■ Records for this exercise ■
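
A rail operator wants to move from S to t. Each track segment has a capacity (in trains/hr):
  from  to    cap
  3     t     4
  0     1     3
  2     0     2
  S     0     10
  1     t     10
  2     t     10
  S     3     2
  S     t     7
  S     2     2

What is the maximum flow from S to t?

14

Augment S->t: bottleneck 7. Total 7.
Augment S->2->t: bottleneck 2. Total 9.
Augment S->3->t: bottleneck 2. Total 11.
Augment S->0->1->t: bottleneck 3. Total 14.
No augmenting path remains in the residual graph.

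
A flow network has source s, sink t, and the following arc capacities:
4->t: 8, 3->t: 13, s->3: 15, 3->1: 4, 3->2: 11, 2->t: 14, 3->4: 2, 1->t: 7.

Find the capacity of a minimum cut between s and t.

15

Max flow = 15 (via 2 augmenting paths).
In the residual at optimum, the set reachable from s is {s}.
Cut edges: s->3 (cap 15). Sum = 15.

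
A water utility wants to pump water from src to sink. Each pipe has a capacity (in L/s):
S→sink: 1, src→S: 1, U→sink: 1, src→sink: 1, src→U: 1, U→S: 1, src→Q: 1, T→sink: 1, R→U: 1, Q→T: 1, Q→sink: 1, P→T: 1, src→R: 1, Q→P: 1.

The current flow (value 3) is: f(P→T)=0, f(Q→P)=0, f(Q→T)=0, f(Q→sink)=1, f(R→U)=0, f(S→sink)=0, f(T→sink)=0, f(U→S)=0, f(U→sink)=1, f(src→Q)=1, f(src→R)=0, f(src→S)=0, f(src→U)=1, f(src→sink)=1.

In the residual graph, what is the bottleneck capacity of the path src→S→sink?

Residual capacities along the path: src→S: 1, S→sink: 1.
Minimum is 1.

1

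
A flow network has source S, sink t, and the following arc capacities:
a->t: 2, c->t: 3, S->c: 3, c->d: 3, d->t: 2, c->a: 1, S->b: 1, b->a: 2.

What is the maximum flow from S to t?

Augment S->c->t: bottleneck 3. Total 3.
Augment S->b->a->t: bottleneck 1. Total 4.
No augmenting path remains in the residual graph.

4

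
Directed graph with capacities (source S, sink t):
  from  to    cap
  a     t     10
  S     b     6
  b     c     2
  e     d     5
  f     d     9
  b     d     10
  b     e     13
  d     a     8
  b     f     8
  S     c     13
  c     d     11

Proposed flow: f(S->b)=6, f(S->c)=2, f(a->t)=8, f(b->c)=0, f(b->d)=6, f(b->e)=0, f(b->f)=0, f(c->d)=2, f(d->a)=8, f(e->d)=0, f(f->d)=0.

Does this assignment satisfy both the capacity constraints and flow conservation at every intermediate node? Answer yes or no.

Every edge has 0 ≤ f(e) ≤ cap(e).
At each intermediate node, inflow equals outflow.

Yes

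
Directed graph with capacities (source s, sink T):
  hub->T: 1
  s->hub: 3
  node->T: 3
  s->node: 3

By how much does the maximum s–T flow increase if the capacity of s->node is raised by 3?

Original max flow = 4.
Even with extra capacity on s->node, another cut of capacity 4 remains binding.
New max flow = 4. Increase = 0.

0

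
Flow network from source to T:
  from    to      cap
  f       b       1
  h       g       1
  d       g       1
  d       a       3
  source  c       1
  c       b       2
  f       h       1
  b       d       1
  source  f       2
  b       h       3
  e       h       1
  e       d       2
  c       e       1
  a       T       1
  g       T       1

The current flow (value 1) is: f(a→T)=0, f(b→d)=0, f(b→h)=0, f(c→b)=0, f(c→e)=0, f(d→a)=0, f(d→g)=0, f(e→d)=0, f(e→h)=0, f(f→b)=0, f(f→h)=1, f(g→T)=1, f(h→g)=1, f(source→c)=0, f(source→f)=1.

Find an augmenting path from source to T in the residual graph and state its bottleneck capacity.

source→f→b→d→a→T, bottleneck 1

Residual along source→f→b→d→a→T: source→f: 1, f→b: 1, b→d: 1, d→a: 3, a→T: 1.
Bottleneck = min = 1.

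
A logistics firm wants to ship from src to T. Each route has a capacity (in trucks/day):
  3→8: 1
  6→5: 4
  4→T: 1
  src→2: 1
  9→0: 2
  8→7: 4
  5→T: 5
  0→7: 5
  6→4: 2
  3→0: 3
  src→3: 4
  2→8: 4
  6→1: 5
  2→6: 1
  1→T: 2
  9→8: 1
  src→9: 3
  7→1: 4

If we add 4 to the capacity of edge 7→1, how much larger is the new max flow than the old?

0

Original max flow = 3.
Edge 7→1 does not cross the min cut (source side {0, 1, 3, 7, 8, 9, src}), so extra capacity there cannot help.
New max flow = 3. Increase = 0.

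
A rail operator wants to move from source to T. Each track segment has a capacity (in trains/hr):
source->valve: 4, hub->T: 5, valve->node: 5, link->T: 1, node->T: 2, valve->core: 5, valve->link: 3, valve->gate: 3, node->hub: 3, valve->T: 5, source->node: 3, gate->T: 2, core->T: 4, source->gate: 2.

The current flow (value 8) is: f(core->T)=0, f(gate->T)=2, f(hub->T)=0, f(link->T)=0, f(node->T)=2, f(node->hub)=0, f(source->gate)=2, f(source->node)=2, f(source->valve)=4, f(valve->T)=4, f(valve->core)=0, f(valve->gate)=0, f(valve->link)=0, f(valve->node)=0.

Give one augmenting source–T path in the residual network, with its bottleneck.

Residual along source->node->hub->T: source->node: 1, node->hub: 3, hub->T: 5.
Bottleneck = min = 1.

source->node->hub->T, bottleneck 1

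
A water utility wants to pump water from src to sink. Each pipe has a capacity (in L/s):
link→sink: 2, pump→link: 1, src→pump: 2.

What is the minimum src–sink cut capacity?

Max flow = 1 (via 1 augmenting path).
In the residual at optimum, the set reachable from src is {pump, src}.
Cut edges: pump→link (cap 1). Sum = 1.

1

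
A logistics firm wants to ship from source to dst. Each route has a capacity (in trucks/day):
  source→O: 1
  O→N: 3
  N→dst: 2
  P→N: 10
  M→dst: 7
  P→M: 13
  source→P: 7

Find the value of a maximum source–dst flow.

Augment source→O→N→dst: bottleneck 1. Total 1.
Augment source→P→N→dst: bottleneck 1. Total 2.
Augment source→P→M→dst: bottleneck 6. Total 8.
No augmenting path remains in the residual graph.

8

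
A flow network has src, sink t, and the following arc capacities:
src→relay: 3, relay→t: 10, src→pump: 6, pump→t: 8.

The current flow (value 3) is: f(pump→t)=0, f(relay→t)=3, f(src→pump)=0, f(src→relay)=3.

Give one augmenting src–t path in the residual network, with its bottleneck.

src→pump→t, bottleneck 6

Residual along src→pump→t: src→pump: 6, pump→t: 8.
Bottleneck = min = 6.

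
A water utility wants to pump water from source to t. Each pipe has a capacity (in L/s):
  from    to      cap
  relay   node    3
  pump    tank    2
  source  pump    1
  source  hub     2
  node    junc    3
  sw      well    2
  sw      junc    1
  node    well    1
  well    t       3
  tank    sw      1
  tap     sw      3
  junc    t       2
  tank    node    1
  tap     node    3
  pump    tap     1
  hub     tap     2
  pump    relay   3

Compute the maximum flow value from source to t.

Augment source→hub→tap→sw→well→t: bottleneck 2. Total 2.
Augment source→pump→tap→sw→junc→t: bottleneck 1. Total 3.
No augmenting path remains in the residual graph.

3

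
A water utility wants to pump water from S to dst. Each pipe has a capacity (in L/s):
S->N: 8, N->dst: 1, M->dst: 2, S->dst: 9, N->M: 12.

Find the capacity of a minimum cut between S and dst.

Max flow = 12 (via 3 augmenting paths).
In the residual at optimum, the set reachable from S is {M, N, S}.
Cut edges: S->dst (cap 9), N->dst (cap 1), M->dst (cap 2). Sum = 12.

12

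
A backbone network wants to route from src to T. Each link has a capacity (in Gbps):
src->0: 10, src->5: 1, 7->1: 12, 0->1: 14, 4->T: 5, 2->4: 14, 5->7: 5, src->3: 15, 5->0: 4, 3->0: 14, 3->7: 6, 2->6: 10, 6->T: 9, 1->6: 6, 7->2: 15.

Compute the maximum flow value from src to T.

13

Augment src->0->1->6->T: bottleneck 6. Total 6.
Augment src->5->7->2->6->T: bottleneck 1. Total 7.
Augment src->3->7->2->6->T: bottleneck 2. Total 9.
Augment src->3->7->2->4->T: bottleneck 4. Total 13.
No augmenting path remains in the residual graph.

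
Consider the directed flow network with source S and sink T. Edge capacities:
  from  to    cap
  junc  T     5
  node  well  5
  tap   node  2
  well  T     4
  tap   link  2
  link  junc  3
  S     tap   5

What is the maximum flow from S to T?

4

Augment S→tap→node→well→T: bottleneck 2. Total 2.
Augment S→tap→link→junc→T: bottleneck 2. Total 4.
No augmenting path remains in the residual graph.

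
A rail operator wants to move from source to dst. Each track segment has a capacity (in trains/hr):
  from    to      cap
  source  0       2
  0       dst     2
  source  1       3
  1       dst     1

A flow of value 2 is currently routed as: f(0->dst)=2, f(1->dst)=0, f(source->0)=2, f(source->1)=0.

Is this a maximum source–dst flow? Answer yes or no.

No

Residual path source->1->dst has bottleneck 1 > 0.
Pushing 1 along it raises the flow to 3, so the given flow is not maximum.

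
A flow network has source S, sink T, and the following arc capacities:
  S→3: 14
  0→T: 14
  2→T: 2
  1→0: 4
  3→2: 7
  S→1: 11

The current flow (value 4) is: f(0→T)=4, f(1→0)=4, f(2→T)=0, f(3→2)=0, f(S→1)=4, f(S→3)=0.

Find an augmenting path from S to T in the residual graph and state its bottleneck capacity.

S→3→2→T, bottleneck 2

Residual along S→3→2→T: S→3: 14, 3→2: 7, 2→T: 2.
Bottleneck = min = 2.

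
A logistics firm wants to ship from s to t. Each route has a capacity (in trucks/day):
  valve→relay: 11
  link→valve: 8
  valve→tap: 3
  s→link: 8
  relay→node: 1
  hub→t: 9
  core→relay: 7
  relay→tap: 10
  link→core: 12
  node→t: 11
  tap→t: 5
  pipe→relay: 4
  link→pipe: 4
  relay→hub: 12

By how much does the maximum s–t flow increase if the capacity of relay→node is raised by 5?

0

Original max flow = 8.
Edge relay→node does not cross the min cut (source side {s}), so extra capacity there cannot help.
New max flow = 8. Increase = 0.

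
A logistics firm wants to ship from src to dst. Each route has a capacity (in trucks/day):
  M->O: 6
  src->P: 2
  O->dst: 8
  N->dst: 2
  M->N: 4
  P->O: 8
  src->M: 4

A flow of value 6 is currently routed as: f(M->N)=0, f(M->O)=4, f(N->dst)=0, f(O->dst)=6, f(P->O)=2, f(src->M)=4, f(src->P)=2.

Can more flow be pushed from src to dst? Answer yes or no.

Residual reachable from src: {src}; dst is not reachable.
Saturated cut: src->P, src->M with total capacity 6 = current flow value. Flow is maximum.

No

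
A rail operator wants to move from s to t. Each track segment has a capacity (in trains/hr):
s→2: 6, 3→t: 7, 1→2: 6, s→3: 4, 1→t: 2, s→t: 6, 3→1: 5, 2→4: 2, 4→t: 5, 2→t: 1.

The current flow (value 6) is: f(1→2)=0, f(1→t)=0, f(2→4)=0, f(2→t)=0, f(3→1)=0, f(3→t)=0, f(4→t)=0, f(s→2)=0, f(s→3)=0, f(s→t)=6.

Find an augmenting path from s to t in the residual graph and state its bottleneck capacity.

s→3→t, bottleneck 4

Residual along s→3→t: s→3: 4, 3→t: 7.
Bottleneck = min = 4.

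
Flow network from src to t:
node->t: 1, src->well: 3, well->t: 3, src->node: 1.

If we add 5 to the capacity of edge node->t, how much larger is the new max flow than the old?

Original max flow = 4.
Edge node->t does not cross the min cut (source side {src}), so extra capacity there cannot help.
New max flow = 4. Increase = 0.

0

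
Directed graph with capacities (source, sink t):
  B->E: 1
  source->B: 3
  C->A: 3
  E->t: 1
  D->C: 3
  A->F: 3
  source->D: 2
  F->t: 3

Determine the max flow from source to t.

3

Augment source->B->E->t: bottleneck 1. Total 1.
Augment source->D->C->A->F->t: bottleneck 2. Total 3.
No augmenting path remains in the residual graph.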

■ Exercise details ■
From the records above, print only the lines between the one holding "If we add 4" and the one holding "The current flow (value 8)", inclusive, exactly as they stand.

■ Your response ■
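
If we add 4 to the capacity of edge 7→1, how much larger is the new max flow than the old?

0

Original max flow = 3.
Edge 7→1 does not cross the min cut (source side {0, 1, 3, 7, 8, 9, src}), so extra capacity there cannot help.
New max flow = 3. Increase = 0.

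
A rail operator wants to move from source to T. Each track segment has a capacity (in trains/hr):
source->valve: 4, hub->T: 5, valve->node: 5, link->T: 1, node->T: 2, valve->core: 5, valve->link: 3, valve->gate: 3, node->hub: 3, valve->T: 5, source->node: 3, gate->T: 2, core->T: 4, source->gate: 2.

The current flow (value 8) is: f(core->T)=0, f(gate->T)=2, f(hub->T)=0, f(link->T)=0, f(node->T)=2, f(node->hub)=0, f(source->gate)=2, f(source->node)=2, f(source->valve)=4, f(valve->T)=4, f(valve->core)=0, f(valve->gate)=0, f(valve->link)=0, f(valve->node)=0.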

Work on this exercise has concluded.